Data excerpts Start Marker

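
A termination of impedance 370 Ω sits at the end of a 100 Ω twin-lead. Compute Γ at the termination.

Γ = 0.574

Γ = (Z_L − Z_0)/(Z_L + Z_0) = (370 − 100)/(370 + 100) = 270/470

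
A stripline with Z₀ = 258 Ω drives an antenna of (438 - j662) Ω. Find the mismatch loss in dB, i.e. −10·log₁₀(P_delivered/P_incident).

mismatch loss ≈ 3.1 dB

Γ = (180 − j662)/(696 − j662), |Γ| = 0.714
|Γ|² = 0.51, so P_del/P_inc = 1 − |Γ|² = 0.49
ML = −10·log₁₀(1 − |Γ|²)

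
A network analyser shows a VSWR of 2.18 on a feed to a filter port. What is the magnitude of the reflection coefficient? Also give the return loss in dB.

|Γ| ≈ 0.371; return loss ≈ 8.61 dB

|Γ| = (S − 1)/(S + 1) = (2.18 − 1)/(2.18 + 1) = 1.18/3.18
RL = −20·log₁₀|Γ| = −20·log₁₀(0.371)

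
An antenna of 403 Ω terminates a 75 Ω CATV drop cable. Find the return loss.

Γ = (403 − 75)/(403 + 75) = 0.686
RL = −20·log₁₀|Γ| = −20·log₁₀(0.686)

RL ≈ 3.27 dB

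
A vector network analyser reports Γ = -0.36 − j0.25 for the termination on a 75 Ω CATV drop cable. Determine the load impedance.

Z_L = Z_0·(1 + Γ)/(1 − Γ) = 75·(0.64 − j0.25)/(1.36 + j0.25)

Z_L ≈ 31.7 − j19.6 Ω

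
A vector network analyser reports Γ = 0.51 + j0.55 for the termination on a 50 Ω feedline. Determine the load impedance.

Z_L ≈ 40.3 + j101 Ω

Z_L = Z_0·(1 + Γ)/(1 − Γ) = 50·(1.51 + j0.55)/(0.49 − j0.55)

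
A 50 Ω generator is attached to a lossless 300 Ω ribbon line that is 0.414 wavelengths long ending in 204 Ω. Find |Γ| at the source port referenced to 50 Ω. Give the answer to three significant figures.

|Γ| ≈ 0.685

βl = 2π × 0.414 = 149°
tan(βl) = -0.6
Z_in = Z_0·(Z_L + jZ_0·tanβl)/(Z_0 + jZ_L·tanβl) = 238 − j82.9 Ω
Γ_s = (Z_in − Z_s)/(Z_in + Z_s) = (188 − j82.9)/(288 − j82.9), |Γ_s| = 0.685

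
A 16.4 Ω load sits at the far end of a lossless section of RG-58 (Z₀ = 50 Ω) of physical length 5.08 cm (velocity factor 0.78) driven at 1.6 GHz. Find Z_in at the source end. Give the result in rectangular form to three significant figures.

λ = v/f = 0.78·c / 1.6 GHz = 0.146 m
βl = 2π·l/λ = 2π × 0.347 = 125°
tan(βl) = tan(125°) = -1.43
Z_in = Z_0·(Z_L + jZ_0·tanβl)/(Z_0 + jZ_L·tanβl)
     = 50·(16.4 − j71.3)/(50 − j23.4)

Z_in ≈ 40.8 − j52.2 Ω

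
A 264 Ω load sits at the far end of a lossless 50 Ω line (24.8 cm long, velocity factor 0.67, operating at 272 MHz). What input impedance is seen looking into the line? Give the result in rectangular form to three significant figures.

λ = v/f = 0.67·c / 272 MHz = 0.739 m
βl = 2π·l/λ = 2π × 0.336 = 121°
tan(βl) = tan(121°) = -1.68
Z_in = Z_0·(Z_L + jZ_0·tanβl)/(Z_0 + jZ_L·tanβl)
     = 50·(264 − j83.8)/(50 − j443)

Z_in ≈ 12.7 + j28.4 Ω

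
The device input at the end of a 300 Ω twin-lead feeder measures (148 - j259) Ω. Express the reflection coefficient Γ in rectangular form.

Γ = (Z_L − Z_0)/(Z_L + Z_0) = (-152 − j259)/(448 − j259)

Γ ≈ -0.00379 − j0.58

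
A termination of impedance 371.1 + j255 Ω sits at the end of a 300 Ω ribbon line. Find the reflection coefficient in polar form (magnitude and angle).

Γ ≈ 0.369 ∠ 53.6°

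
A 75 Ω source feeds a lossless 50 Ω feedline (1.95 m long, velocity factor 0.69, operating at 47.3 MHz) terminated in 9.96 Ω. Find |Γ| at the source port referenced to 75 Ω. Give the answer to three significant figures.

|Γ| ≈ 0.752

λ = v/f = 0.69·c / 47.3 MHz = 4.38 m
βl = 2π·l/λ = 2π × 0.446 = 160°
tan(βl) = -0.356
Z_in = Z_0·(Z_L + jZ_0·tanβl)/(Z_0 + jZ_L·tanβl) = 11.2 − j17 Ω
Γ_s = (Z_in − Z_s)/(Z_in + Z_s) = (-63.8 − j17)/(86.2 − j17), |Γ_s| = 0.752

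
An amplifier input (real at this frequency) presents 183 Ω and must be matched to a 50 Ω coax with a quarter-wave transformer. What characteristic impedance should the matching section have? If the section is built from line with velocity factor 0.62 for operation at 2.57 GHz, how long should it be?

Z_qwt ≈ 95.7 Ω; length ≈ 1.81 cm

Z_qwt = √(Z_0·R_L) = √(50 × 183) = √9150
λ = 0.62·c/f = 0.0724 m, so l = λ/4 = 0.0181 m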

Data excerpts End Marker

• **Work instruction**
Keeping every word as it is, repeat all of the records.

• **Expected output**
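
A termination of impedance 370 Ω sits at the end of a 100 Ω twin-lead. Compute Γ at the termination.

Γ = 0.574

Γ = (Z_L − Z_0)/(Z_L + Z_0) = (370 − 100)/(370 + 100) = 270/470

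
A stripline with Z₀ = 258 Ω drives an antenna of (438 - j662) Ω. Find the mismatch loss in dB, i.e. −10·log₁₀(P_delivered/P_incident).

mismatch loss ≈ 3.1 dB

Γ = (180 − j662)/(696 − j662), |Γ| = 0.714
|Γ|² = 0.51, so P_del/P_inc = 1 − |Γ|² = 0.49
ML = −10·log₁₀(1 − |Γ|²)

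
A network analyser shows a VSWR of 2.18 on a feed to a filter port. What is the magnitude of the reflection coefficient? Also give the return loss in dB.

|Γ| ≈ 0.371; return loss ≈ 8.61 dB

|Γ| = (S − 1)/(S + 1) = (2.18 − 1)/(2.18 + 1) = 1.18/3.18
RL = −20·log₁₀|Γ| = −20·log₁₀(0.371)

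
An antenna of 403 Ω terminates a 75 Ω CATV drop cable. Find the return loss.

Γ = (403 − 75)/(403 + 75) = 0.686
RL = −20·log₁₀|Γ| = −20·log₁₀(0.686)

RL ≈ 3.27 dB

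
A vector network analyser reports Γ = -0.36 − j0.25 for the termination on a 75 Ω CATV drop cable. Determine the load impedance.

Z_L = Z_0·(1 + Γ)/(1 − Γ) = 75·(0.64 − j0.25)/(1.36 + j0.25)

Z_L ≈ 31.7 − j19.6 Ω

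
A vector network analyser reports Γ = 0.51 + j0.55 for the termination on a 50 Ω feedline. Determine the load impedance.

Z_L ≈ 40.3 + j101 Ω

Z_L = Z_0·(1 + Γ)/(1 − Γ) = 50·(1.51 + j0.55)/(0.49 − j0.55)

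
A 50 Ω generator is attached to a lossless 300 Ω ribbon line that is 0.414 wavelengths long ending in 204 Ω. Find |Γ| at the source port referenced to 50 Ω. Give the answer to three significant figures.

|Γ| ≈ 0.685

βl = 2π × 0.414 = 149°
tan(βl) = -0.6
Z_in = Z_0·(Z_L + jZ_0·tanβl)/(Z_0 + jZ_L·tanβl) = 238 − j82.9 Ω
Γ_s = (Z_in − Z_s)/(Z_in + Z_s) = (188 − j82.9)/(288 − j82.9), |Γ_s| = 0.685

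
A 16.4 Ω load sits at the far end of a lossless section of RG-58 (Z₀ = 50 Ω) of physical length 5.08 cm (velocity factor 0.78) driven at 1.6 GHz. Find Z_in at the source end. Give the result in rectangular form to three significant figures.

λ = v/f = 0.78·c / 1.6 GHz = 0.146 m
βl = 2π·l/λ = 2π × 0.347 = 125°
tan(βl) = tan(125°) = -1.43
Z_in = Z_0·(Z_L + jZ_0·tanβl)/(Z_0 + jZ_L·tanβl)
     = 50·(16.4 − j71.3)/(50 − j23.4)

Z_in ≈ 40.8 − j52.2 Ω

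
A 264 Ω load sits at the far end of a lossless 50 Ω line (24.8 cm long, velocity factor 0.67, operating at 272 MHz). What input impedance is seen looking into the line? Give the result in rectangular form to three significant figures.

λ = v/f = 0.67·c / 272 MHz = 0.739 m
βl = 2π·l/λ = 2π × 0.336 = 121°
tan(βl) = tan(121°) = -1.68
Z_in = Z_0·(Z_L + jZ_0·tanβl)/(Z_0 + jZ_L·tanβl)
     = 50·(264 − j83.8)/(50 − j443)

Z_in ≈ 12.7 + j28.4 Ω

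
The device input at the end of a 300 Ω twin-lead feeder measures (148 - j259) Ω. Express the reflection coefficient Γ in rectangular form.

Γ = (Z_L − Z_0)/(Z_L + Z_0) = (-152 − j259)/(448 − j259)

Γ ≈ -0.00379 − j0.58

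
A termination of impedance 371.1 + j255 Ω sits at the end of a 300 Ω ribbon line. Find the reflection coefficient in polar form (magnitude and angle).

Γ ≈ 0.369 ∠ 53.6°

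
A 75 Ω source feeds a lossless 50 Ω feedline (1.95 m long, velocity factor 0.69, operating at 47.3 MHz) terminated in 9.96 Ω. Find |Γ| at the source port referenced to 75 Ω. Give the answer to three significant figures.

|Γ| ≈ 0.752

λ = v/f = 0.69·c / 47.3 MHz = 4.38 m
βl = 2π·l/λ = 2π × 0.446 = 160°
tan(βl) = -0.356
Z_in = Z_0·(Z_L + jZ_0·tanβl)/(Z_0 + jZ_L·tanβl) = 11.2 − j17 Ω
Γ_s = (Z_in − Z_s)/(Z_in + Z_s) = (-63.8 − j17)/(86.2 − j17), |Γ_s| = 0.752

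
An amplifier input (real at this frequency) presents 183 Ω and must be matched to a 50 Ω coax with a quarter-wave transformer. What characteristic impedance should the matching section have? If the section is built from line with velocity factor 0.62 for operation at 2.57 GHz, how long should it be?

Z_qwt ≈ 95.7 Ω; length ≈ 1.81 cm

Z_qwt = √(Z_0·R_L) = √(50 × 183) = √9150
λ = 0.62·c/f = 0.0724 m, so l = λ/4 = 0.0181 m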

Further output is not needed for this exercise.